PROVIDED INFORMATION:
◆ ◆ ◆ ◆ ◆

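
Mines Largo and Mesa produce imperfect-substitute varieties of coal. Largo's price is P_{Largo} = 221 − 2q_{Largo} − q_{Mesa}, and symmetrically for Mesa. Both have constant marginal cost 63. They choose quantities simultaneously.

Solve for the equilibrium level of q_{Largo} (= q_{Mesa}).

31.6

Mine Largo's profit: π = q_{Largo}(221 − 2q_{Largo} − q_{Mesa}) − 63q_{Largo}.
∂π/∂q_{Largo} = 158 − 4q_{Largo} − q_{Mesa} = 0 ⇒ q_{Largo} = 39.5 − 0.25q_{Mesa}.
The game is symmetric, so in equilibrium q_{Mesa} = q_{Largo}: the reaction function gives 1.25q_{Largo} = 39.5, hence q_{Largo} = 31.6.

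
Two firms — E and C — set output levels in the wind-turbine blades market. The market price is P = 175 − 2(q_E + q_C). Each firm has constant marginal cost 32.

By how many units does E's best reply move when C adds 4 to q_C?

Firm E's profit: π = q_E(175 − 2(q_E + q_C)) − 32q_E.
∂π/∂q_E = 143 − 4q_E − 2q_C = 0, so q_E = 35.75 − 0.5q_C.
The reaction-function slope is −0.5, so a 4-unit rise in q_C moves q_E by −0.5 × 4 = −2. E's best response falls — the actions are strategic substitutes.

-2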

◆ ◆ ◆ ◆ ◆

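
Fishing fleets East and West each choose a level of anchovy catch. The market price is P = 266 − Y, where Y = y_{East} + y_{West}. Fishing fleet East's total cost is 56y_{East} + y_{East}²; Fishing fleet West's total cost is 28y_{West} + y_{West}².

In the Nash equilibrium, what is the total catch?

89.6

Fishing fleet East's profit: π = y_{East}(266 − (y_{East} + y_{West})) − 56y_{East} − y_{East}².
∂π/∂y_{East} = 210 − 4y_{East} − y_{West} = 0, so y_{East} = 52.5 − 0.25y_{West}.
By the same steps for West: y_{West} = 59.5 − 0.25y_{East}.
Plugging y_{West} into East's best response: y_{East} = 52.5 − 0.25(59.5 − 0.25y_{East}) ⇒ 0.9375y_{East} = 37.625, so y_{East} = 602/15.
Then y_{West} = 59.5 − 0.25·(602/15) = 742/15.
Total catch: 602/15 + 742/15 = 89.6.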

◆ ◆ ◆ ◆ ◆

TASK TO COMPLETE:
The answer must consist of every line above that holds the string "constant", copied exactly.

RESULT:
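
Mines Largo and Mesa produce imperfect-substitute varieties of coal. Largo's price is P_{Largo} = 221 − 2q_{Largo} − q_{Mesa}, and symmetrically for Mesa. Both have constant marginal cost 63. They choose quantities simultaneously.
Two firms — E and C — set output levels in the wind-turbine blades market. The market price is P = 175 − 2(q_E + q_C). Each firm has constant marginal cost 32.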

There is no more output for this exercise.